*WORK ORDER*. For the records below, give the number of lines that include the string "hours". Nothing else belongs in the answer.

*RECORD EXCERPTS*.
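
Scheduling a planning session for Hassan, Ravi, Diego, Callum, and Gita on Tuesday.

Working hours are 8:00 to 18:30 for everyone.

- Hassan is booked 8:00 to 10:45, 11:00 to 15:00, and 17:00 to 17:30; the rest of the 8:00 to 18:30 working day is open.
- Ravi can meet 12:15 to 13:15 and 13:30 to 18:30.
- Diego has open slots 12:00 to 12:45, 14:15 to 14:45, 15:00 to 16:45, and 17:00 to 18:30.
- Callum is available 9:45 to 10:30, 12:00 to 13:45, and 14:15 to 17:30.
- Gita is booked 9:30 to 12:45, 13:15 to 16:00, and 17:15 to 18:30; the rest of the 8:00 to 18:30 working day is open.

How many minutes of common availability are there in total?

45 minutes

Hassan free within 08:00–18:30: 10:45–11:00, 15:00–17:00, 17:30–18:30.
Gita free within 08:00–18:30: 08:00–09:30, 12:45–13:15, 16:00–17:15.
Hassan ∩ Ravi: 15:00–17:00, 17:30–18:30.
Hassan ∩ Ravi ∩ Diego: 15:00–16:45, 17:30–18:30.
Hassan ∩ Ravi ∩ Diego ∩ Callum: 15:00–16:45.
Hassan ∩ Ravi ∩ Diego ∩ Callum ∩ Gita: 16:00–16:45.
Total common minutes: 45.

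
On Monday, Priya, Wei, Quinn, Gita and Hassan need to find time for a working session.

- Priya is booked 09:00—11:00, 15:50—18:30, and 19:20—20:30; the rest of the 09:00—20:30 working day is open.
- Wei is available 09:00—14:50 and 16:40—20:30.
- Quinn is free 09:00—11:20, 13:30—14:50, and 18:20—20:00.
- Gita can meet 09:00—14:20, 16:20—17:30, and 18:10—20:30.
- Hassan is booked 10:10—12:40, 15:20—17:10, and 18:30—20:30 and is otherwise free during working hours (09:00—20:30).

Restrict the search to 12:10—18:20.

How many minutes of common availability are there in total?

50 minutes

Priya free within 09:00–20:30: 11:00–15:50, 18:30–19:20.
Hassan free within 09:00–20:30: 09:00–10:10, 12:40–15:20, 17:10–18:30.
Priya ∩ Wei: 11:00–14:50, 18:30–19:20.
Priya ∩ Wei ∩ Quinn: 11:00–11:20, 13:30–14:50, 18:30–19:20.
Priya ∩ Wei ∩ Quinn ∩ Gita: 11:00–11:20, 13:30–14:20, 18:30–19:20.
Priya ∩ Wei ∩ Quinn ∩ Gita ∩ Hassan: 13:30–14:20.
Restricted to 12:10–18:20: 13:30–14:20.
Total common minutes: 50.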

*YOUR RESPONSE*. 2